WHAT YOU HAVE TO DO →
All lines from the first one in the listing below to the one holding "Reward vector r = [1, -2, 3, 3, 5, 1]", inclusive, are to be copied exactly.

RECORDS FOR THE EXERCISE →

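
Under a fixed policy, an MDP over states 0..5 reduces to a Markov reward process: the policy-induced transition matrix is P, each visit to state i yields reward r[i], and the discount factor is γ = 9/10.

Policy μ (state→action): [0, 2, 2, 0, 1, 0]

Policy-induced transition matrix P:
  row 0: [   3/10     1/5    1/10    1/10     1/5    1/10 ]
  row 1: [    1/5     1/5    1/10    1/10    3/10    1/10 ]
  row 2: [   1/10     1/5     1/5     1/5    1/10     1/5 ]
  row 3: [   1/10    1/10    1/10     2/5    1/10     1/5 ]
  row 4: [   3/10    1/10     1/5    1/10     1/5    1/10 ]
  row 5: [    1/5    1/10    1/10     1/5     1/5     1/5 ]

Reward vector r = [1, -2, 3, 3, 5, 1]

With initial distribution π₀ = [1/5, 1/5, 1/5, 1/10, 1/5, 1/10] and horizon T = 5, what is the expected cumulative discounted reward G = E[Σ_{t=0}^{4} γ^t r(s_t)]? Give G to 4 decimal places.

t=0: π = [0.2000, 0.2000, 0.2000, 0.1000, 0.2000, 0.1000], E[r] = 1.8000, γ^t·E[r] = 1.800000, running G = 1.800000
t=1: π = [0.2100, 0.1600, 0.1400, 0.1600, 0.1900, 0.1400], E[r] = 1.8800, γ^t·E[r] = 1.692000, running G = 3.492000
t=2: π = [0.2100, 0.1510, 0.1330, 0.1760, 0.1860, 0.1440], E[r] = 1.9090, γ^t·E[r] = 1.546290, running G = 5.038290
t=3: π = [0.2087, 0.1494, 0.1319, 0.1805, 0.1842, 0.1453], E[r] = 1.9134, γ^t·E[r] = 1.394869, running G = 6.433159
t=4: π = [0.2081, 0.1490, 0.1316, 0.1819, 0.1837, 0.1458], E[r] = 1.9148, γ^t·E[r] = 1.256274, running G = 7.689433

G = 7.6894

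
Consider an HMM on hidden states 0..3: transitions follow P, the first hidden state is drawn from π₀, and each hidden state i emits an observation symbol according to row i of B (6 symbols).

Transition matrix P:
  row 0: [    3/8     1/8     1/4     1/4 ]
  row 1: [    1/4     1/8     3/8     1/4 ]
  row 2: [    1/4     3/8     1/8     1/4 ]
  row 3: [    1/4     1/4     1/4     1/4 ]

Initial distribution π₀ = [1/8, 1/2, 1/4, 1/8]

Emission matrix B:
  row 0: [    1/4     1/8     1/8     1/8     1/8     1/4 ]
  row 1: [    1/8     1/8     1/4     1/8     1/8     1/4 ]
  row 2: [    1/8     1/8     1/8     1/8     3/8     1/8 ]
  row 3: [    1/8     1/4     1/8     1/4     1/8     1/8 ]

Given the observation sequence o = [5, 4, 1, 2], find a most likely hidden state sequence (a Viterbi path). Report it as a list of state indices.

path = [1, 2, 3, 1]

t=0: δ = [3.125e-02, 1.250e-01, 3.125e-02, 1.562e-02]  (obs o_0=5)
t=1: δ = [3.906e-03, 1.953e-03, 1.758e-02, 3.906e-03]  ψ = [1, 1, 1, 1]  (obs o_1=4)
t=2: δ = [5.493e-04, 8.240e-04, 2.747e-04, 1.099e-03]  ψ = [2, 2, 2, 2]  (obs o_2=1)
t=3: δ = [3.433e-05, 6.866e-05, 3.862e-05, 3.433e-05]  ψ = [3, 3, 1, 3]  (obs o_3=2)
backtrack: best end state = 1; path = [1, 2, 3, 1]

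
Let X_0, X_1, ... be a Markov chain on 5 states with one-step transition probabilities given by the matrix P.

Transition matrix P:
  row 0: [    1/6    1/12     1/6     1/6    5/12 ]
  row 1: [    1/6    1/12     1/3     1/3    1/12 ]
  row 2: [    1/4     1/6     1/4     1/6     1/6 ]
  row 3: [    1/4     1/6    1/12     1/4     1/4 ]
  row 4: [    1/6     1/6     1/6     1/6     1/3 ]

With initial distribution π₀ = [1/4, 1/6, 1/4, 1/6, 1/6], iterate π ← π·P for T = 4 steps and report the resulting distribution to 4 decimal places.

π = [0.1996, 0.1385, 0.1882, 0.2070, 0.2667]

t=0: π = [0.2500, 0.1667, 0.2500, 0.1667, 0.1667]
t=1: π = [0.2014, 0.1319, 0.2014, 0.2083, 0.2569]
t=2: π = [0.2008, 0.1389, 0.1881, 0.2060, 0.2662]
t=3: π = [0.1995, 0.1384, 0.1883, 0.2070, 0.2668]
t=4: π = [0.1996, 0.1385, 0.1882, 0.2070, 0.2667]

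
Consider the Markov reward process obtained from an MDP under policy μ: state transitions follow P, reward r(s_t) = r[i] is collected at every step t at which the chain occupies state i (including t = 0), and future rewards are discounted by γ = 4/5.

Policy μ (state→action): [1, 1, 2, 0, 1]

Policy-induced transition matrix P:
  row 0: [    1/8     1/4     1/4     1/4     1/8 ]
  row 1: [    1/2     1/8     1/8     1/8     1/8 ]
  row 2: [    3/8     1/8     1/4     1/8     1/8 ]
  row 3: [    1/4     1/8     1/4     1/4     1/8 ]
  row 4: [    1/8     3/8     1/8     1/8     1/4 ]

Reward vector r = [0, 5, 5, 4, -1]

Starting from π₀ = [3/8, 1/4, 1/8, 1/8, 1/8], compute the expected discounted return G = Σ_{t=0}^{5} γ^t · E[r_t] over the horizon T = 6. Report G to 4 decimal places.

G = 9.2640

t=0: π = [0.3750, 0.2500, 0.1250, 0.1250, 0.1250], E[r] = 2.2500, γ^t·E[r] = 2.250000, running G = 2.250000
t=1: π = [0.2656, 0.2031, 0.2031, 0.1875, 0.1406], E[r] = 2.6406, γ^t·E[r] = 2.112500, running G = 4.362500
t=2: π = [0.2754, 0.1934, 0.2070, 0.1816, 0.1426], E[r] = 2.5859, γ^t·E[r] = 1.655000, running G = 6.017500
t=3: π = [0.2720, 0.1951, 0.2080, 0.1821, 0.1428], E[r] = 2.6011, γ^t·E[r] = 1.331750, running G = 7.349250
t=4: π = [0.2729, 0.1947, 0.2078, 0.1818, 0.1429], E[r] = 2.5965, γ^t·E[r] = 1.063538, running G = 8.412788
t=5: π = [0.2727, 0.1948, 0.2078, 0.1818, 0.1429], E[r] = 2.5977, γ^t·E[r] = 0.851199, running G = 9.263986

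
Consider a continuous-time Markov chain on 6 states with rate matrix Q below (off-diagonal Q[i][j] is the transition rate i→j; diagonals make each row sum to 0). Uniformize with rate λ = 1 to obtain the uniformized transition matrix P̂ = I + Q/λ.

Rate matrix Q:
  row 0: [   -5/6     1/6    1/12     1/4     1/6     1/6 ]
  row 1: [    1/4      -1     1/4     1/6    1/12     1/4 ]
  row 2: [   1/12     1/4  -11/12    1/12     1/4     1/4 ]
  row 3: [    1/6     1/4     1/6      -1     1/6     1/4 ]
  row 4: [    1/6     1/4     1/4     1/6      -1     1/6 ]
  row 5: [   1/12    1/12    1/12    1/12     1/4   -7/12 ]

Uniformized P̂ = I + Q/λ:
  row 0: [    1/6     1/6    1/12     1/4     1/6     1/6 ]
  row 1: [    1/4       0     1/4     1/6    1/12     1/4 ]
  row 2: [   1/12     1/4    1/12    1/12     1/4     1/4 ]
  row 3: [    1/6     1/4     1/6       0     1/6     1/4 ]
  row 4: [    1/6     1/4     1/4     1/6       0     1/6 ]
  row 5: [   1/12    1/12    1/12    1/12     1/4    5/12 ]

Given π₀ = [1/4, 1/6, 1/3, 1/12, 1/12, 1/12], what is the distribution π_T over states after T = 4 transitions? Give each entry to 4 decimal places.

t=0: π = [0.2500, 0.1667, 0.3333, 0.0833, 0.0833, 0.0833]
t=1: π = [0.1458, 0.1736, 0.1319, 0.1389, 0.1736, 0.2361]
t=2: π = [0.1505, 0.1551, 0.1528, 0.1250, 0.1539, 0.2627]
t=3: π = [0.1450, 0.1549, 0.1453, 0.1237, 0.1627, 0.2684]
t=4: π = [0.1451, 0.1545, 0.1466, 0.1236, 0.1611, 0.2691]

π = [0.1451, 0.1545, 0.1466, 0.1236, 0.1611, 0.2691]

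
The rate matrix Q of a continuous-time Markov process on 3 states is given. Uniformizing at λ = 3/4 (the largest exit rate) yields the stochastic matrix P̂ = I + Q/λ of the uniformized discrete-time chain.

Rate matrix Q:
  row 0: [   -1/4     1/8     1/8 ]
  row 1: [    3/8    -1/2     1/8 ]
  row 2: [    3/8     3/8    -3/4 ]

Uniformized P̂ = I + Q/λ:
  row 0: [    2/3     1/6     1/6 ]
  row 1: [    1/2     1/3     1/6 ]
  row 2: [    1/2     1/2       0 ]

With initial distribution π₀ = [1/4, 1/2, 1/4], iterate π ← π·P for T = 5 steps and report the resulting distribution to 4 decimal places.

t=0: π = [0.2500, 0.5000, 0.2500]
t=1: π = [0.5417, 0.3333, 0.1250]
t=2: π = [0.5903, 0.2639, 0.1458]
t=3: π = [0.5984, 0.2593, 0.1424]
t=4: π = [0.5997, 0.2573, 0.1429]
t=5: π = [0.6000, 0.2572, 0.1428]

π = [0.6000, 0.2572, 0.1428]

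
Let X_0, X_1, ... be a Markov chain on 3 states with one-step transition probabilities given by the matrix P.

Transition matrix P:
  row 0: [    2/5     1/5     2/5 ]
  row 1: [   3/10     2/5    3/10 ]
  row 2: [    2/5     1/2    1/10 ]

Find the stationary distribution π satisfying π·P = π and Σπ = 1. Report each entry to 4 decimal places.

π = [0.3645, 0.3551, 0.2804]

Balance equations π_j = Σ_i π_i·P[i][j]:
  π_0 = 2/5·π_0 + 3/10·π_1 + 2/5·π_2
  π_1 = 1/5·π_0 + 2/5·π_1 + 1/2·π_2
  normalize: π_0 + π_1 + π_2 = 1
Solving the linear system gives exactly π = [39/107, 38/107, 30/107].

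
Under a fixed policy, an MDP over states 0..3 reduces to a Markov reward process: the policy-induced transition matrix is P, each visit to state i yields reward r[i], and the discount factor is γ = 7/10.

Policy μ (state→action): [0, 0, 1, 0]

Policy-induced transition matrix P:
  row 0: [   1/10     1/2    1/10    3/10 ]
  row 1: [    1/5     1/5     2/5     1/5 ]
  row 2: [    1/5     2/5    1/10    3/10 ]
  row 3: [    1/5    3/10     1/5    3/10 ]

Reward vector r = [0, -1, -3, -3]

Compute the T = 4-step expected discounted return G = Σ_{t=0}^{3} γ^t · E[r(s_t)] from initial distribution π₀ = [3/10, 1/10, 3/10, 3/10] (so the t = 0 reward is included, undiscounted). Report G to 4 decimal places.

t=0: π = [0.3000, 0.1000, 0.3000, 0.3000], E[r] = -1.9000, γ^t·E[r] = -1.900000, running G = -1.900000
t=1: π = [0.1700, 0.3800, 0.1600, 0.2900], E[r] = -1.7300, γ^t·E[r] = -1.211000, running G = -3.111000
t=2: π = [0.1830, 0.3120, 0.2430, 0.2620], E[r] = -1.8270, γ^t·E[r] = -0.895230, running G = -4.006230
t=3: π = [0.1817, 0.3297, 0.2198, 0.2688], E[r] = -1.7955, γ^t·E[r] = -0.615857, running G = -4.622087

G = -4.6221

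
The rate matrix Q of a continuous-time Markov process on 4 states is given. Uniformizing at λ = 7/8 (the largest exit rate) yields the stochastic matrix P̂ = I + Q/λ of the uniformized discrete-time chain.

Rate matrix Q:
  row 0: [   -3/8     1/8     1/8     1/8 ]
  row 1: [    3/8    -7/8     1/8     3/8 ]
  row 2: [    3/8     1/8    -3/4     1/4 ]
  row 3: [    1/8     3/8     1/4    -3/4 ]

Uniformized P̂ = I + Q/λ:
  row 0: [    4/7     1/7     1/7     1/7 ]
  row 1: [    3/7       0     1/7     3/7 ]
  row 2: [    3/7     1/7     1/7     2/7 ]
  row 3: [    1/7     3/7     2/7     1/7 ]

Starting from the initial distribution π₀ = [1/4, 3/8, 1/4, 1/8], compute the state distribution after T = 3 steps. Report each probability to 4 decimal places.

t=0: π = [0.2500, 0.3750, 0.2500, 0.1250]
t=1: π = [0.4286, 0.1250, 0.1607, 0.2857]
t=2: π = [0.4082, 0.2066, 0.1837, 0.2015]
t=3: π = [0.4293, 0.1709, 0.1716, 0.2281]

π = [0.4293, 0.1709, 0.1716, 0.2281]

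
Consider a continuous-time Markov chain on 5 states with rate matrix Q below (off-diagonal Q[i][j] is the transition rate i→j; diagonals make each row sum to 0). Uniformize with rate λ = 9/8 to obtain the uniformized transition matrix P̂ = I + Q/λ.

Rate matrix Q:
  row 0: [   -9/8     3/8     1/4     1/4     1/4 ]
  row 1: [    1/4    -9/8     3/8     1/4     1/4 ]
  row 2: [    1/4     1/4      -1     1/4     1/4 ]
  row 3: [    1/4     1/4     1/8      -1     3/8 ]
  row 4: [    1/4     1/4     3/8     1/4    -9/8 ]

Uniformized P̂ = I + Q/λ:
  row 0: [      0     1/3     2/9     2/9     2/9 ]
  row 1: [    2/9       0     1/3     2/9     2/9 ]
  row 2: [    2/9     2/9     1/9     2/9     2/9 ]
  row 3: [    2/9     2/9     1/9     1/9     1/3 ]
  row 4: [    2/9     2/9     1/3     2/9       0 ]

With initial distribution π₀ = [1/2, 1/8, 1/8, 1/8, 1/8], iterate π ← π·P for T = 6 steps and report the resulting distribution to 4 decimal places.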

WRITTEN ANSWER →
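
Under a fixed policy, an MDP over states 0..5 reduces to a Markov reward process: the policy-induced transition matrix is P, each visit to state i yields reward r[i], and the discount factor is γ = 9/10.

Policy μ (state→action): [0, 2, 2, 0, 1, 0]

Policy-induced transition matrix P:
  row 0: [   3/10     1/5    1/10    1/10     1/5    1/10 ]
  row 1: [    1/5     1/5    1/10    1/10    3/10    1/10 ]
  row 2: [   1/10     1/5     1/5     1/5    1/10     1/5 ]
  row 3: [   1/10    1/10    1/10     2/5    1/10     1/5 ]
  row 4: [   3/10    1/10     1/5    1/10     1/5    1/10 ]
  row 5: [    1/5    1/10    1/10     1/5     1/5     1/5 ]

Reward vector r = [1, -2, 3, 3, 5, 1]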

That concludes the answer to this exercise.